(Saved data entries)
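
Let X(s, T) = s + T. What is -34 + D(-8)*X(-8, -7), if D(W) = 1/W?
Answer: -257/8 ≈ -32.125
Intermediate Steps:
X(s, T) = T + s
-34 + D(-8)*X(-8, -7) = -34 + (-7 - 8)/(-8) = -34 - ⅛*(-15) = -34 + 15/8 = -257/8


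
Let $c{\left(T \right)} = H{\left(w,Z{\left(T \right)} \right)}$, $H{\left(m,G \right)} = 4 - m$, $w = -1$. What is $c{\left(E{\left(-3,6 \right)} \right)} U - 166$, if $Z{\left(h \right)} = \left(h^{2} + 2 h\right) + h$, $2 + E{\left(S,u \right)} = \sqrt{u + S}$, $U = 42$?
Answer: $44$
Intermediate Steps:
$E{\left(S,u \right)} = -2 + \sqrt{S + u}$ ($E{\left(S,u \right)} = -2 + \sqrt{u + S} = -2 + \sqrt{S + u}$)
$Z{\left(h \right)} = h^{2} + 3 h$
$c{\left(T \right)} = 5$ ($c{\left(T \right)} = 4 - -1 = 4 + 1 = 5$)
$c{\left(E{\left(-3,6 \right)} \right)} U - 166 = 5 \cdot 42 - 166 = 210 - 166 = 44$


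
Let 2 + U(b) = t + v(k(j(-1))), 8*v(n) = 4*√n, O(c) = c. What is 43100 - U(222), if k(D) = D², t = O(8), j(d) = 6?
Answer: 43091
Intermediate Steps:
t = 8
v(n) = √n/2 (v(n) = (4*√n)/8 = √n/2)
U(b) = 9 (U(b) = -2 + (8 + √(6²)/2) = -2 + (8 + √36/2) = -2 + (8 + (½)*6) = -2 + (8 + 3) = -2 + 11 = 9)
43100 - U(222) = 43100 - 1*9 = 43100 - 9 = 43091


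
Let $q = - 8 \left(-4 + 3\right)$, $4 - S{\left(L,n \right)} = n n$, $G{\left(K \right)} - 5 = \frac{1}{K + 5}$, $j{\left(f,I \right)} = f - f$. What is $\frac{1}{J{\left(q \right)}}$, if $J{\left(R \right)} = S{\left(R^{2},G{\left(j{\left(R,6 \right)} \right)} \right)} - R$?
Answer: $- \frac{25}{776} \approx -0.032216$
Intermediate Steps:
$j{\left(f,I \right)} = 0$
$G{\left(K \right)} = 5 + \frac{1}{5 + K}$ ($G{\left(K \right)} = 5 + \frac{1}{K + 5} = 5 + \frac{1}{5 + K}$)
$S{\left(L,n \right)} = 4 - n^{2}$ ($S{\left(L,n \right)} = 4 - n n = 4 - n^{2}$)
$q = 8$ ($q = \left(-8\right) \left(-1\right) = 8$)
$J{\left(R \right)} = - \frac{576}{25} - R$ ($J{\left(R \right)} = \left(4 - \left(\frac{26 + 5 \cdot 0}{5 + 0}\right)^{2}\right) - R = \left(4 - \left(\frac{26 + 0}{5}\right)^{2}\right) - R = \left(4 - \left(\frac{1}{5} \cdot 26\right)^{2}\right) - R = \left(4 - \left(\frac{26}{5}\right)^{2}\right) - R = \left(4 - \frac{676}{25}\right) - R = - \frac{576}{25} - R$)
$\frac{1}{J{\left(q \right)}} = \frac{1}{- \frac{576}{25} - 8} = \frac{1}{- \frac{776}{25}} = - \frac{25}{776}$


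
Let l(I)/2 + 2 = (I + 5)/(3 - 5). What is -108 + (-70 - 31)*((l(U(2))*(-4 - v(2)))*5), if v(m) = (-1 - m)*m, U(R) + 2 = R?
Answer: 8982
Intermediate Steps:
U(R) = -2 + R
l(I) = -9 - I (l(I) = -4 + 2*((I + 5)/(3 - 5)) = -4 + 2*((5 + I)/(-2)) = -4 + 2*((5 + I)*(-1/2)) = -4 + 2*(-5/2 - I/2) = -4 + (-5 - I) = -9 - I)
v(m) = m*(-1 - m)
-108 + (-70 - 31)*((l(U(2))*(-4 - v(2)))*5) = -108 + (-70 - 31)*(((-9 - (-2 + 2))*(-4 - (-1)*2*(1 + 2)))*5) = -108 - 101*(-9 - 1*0)*(-4 - (-1)*2*3)*5 = -108 - 101*(-9 + 0)*(-4 - 1*(-6))*5 = -108 - 101*(-9*(-4 + 6))*5 = -108 - 101*(-9*2)*5 = -108 - (-1818)*5 = -108 - 101*(-90) = -108 + 9090 = 8982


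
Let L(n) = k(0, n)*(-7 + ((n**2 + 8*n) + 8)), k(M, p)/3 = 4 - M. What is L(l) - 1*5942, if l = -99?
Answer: 102178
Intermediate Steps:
k(M, p) = 12 - 3*M (k(M, p) = 3*(4 - M) = 12 - 3*M)
L(n) = 12 + 12*n**2 + 96*n (L(n) = (12 - 3*0)*(-7 + ((n**2 + 8*n) + 8)) = (12 + 0)*(-7 + (8 + n**2 + 8*n)) = 12*(1 + n**2 + 8*n) = 12 + 12*n**2 + 96*n)
L(l) - 1*5942 = (12 + 12*(-99)**2 + 96*(-99)) - 1*5942 = (12 + 12*9801 - 9504) - 5942 = (12 + 117612 - 9504) - 5942 = 108120 - 5942 = 102178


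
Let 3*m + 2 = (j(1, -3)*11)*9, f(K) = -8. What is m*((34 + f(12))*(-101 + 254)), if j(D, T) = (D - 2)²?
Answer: 128622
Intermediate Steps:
j(D, T) = (-2 + D)²
m = 97/3 (m = -⅔ + (((-2 + 1)²*11)*9)/3 = -⅔ + (((-1)²*11)*9)/3 = -⅔ + ((1*11)*9)/3 = -⅔ + (11*9)/3 = -⅔ + (⅓)*99 = -⅔ + 33 = 97/3 ≈ 32.333)
m*((34 + f(12))*(-101 + 254)) = 97*((34 - 8)*(-101 + 254))/3 = 97*(26*153)/3 = (97/3)*3978 = 128622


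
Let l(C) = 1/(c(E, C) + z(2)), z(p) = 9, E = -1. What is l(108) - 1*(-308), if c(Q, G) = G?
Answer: 36037/117 ≈ 308.01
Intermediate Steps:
l(C) = 1/(9 + C) (l(C) = 1/(C + 9) = 1/(9 + C))
l(108) - 1*(-308) = 1/(9 + 108) - 1*(-308) = 1/117 + 308 = 36037/117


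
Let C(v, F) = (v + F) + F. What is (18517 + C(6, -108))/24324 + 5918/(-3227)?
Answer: -84872743/78493548 ≈ -1.0813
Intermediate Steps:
C(v, F) = v + 2*F (C(v, F) = (F + v) + F = v + 2*F)
(18517 + C(6, -108))/24324 + 5918/(-3227) = (18517 + (6 + 2*(-108)))/24324 + 5918/(-3227) = (18517 + (6 - 216))*(1/24324) + 5918*(-1/3227) = (18517 - 210)*(1/24324) - 5918/3227 = 18307*(1/24324) - 5918/3227 = 18307/24324 - 5918/3227 = -84872743/78493548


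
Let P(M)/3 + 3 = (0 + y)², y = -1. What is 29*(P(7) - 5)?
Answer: -319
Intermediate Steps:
P(M) = -6 (P(M) = -9 + 3*(0 - 1)² = -9 + 3*(-1)² = -9 + 3*1 = -9 + 3 = -6)
29*(P(7) - 5) = 29*(-6 - 5) = 29*(-11) = -319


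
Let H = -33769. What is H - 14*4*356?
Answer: -53705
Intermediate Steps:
H - 14*4*356 = -33769 - 14*4*356 = -33769 - 56*356 = -33769 - 19936 = -53705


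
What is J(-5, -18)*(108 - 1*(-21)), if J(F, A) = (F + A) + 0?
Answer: -2967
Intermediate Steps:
J(F, A) = A + F (J(F, A) = (A + F) + 0 = A + F)
J(-5, -18)*(108 - 1*(-21)) = (-18 - 5)*(108 - 1*(-21)) = -23*(108 + 21) = -23*129 = -2967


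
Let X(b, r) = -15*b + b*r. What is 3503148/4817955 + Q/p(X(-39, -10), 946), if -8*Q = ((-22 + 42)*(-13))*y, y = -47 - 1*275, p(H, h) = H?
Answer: -48209569/4817955 ≈ -10.006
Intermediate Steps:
y = -322 (y = -47 - 275 = -322)
Q = -10465 (Q = -(-22 + 42)*(-13)*(-322)/8 = -20*(-13)*(-322)/8 = -(-65)*(-322)/2 = -⅛*83720 = -10465)
3503148/4817955 + Q/p(X(-39, -10), 946) = 3503148/4817955 - 10465*(-1/(39*(-15 - 10))) = 3503148*(1/4817955) - 10465/((-39*(-25))) = 1167716/1605985 - 10465/975 = 1167716/1605985 - 10465*1/975 = 1167716/1605985 - 161/15 = -48209569/4817955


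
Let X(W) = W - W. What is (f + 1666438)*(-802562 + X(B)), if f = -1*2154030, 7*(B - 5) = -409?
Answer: 391322810704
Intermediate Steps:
B = -374/7 (B = 5 + (⅐)*(-409) = 5 - 409/7 = -374/7 ≈ -53.429)
X(W) = 0
f = -2154030
(f + 1666438)*(-802562 + X(B)) = (-2154030 + 1666438)*(-802562 + 0) = -487592*(-802562) = 391322810704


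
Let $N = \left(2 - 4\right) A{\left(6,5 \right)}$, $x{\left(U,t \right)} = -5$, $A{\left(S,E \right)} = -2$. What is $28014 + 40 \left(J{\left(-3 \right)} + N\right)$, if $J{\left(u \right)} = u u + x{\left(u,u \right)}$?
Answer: $28334$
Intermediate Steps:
$J{\left(u \right)} = -5 + u^{2}$ ($J{\left(u \right)} = u u - 5 = u^{2} - 5 = -5 + u^{2}$)
$N = 4$ ($N = \left(2 - 4\right) \left(-2\right) = \left(-2\right) \left(-2\right) = 4$)
$28014 + 40 \left(J{\left(-3 \right)} + N\right) = 28014 + 40 \left(\left(-5 + \left(-3\right)^{2}\right) + 4\right) = 28014 + 40 \left(\left(-5 + 9\right) + 4\right) = 28014 + 40 \left(4 + 4\right) = 28014 + 40 \cdot 8 = 28014 + 320 = 28334$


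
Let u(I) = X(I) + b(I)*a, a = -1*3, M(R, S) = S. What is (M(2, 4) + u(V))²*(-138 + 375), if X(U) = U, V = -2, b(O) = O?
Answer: 15168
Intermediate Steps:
a = -3
u(I) = -2*I (u(I) = I + I*(-3) = I - 3*I = -2*I)
(M(2, 4) + u(V))²*(-138 + 375) = (4 - 2*(-2))²*(-138 + 375) = (4 + 4)²*237 = 8²*237 = 64*237 = 15168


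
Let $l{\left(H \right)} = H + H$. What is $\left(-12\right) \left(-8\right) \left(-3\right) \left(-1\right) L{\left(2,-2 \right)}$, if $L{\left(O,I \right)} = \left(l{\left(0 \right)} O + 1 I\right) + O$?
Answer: $0$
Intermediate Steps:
$l{\left(H \right)} = 2 H$
$L{\left(O,I \right)} = I + O$ ($L{\left(O,I \right)} = \left(2 \cdot 0 O + 1 I\right) + O = \left(0 O + I\right) + O = \left(0 + I\right) + O = I + O$)
$\left(-12\right) \left(-8\right) \left(-3\right) \left(-1\right) L{\left(2,-2 \right)} = \left(-12\right) \left(-8\right) \left(-3\right) \left(-1\right) \left(-2 + 2\right) = 96 \cdot 3 \cdot 0 = 96 \cdot 0 = 0$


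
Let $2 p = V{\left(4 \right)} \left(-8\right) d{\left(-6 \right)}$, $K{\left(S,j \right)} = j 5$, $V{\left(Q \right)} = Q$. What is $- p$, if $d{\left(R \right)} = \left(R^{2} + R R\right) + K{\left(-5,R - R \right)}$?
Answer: $1152$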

(PROBLEM DESCRIPTION)
In the entries above, take the line containing "I\right) + O$?" and each later line through the last, and repeat them exactly. Output nothing else.

(COMPLETED TASK)
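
Let $l{\left(H \right)} = H + H$. What is $\left(-12\right) \left(-8\right) \left(-3\right) \left(-1\right) L{\left(2,-2 \right)}$, if $L{\left(O,I \right)} = \left(l{\left(0 \right)} O + 1 I\right) + O$?
Answer: $0$
Intermediate Steps:
$l{\left(H \right)} = 2 H$
$L{\left(O,I \right)} = I + O$ ($L{\left(O,I \right)} = \left(2 \cdot 0 O + 1 I\right) + O = \left(0 O + I\right) + O = \left(0 + I\right) + O = I + O$)
$\left(-12\right) \left(-8\right) \left(-3\right) \left(-1\right) L{\left(2,-2 \right)} = \left(-12\right) \left(-8\right) \left(-3\right) \left(-1\right) \left(-2 + 2\right) = 96 \cdot 3 \cdot 0 = 96 \cdot 0 = 0$


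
Let $2 p = V{\left(4 \right)} \left(-8\right) d{\left(-6 \right)}$, $K{\left(S,j \right)} = j 5$, $V{\left(Q \right)} = Q$. What is $- p$, if $d{\left(R \right)} = \left(R^{2} + R R\right) + K{\left(-5,R - R \right)}$?
Answer: $1152$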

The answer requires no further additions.